(TASK INSTRUCTIONS): Copy the records exactly, every one of them.

##### EXERCISE INPUT

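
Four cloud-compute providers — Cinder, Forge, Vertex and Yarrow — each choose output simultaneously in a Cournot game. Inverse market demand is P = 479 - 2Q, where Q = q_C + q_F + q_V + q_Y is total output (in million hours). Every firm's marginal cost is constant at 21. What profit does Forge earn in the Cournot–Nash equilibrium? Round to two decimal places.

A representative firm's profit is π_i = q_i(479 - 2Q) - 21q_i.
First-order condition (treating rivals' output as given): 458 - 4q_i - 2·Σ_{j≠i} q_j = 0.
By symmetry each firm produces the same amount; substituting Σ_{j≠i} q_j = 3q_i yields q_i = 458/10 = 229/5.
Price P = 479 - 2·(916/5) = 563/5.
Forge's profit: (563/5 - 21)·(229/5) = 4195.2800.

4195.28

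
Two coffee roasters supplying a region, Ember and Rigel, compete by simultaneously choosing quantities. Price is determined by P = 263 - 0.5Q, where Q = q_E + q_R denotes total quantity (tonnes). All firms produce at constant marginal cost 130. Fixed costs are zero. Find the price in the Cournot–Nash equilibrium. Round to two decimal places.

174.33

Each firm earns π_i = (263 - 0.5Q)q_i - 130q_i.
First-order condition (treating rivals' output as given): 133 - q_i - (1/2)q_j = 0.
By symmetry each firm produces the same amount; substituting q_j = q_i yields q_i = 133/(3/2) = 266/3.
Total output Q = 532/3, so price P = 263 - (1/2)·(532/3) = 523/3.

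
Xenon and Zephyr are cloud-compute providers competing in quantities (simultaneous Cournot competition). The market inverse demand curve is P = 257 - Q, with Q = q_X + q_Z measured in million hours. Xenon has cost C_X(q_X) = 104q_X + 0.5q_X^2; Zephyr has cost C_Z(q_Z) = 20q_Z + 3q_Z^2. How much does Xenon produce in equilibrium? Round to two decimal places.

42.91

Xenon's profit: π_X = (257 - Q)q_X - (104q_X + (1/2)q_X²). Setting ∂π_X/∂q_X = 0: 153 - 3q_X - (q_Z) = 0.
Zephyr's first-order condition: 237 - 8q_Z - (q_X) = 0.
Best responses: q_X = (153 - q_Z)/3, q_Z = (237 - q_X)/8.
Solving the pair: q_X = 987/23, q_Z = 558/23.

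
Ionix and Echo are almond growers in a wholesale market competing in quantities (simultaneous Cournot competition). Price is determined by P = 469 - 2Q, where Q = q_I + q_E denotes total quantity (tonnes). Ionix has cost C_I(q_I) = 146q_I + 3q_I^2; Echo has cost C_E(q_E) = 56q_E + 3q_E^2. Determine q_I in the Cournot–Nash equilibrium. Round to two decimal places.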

##########

(SOLUTION TO THE EXERCISE):
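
Four cloud-compute providers — Cinder, Forge, Vertex and Yarrow — each choose output simultaneously in a Cournot game. Inverse market demand is P = 479 - 2Q, where Q = q_C + q_F + q_V + q_Y is total output (in million hours). Every firm's marginal cost is constant at 21. What profit does Forge earn in the Cournot–Nash equilibrium? Round to two decimal places.

A representative firm's profit is π_i = q_i(479 - 2Q) - 21q_i.
First-order condition (treating rivals' output as given): 458 - 4q_i - 2·Σ_{j≠i} q_j = 0.
By symmetry each firm produces the same amount; substituting Σ_{j≠i} q_j = 3q_i yields q_i = 458/10 = 229/5.
Price P = 479 - 2·(916/5) = 563/5.
Forge's profit: (563/5 - 21)·(229/5) = 4195.2800.

4195.28

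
Two coffee roasters supplying a region, Ember and Rigel, compete by simultaneously choosing quantities. Price is determined by P = 263 - 0.5Q, where Q = q_E + q_R denotes total quantity (tonnes). All firms produce at constant marginal cost 130. Fixed costs are zero. Find the price in the Cournot–Nash equilibrium. Round to two decimal places.

174.33

Each firm earns π_i = (263 - 0.5Q)q_i - 130q_i.
First-order condition (treating rivals' output as given): 133 - q_i - (1/2)q_j = 0.
By symmetry each firm produces the same amount; substituting q_j = q_i yields q_i = 133/(3/2) = 266/3.
Total output Q = 532/3, so price P = 263 - (1/2)·(532/3) = 523/3.

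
Xenon and Zephyr are cloud-compute providers competing in quantities (simultaneous Cournot competition). The market inverse demand curve is P = 257 - Q, with Q = q_X + q_Z measured in million hours. Xenon has cost C_X(q_X) = 104q_X + 0.5q_X^2; Zephyr has cost C_Z(q_Z) = 20q_Z + 3q_Z^2. How much does Xenon produce in equilibrium? Round to two decimal places.

42.91

Xenon's profit: π_X = (257 - Q)q_X - (104q_X + (1/2)q_X²). Setting ∂π_X/∂q_X = 0: 153 - 3q_X - (q_Z) = 0.
Zephyr's first-order condition: 237 - 8q_Z - (q_X) = 0.
Best responses: q_X = (153 - q_Z)/3, q_Z = (237 - q_X)/8.
Solving the pair: q_X = 987/23, q_Z = 558/23.

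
Ionix and Echo are almond growers in a wholesale market competing in quantities (simultaneous Cournot competition). Price is determined by P = 469 - 2Q, where Q = q_I + q_E denotes total quantity (tonnes). Ionix has cost C_I(q_I) = 146q_I + 3q_I^2; Echo has cost C_E(q_E) = 56q_E + 3q_E^2. Determine q_I in the Cournot–Nash equilibrium. Round to two decimal places.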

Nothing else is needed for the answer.